Stored items

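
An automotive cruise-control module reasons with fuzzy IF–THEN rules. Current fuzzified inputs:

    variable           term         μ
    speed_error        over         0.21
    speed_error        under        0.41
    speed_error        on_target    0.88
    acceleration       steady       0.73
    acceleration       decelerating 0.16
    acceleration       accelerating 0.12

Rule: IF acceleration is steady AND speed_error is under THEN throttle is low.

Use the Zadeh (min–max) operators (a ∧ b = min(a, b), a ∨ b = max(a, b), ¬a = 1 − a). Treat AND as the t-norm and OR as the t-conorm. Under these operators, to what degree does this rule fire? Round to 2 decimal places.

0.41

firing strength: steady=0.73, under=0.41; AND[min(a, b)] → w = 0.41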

* * *

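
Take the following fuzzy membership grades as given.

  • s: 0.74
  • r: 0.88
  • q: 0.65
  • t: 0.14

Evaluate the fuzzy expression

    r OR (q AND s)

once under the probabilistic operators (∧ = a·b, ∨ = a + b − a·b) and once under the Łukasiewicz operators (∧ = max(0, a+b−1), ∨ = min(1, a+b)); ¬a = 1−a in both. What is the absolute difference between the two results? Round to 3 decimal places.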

**Task description**
Which lines in the records above contain the word "fuzzy"? Copy each one.

**Answer below**
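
An automotive cruise-control module reasons with fuzzy IF–THEN rules. Current fuzzified inputs:
Take the following fuzzy membership grades as given.
Evaluate the fuzzy expression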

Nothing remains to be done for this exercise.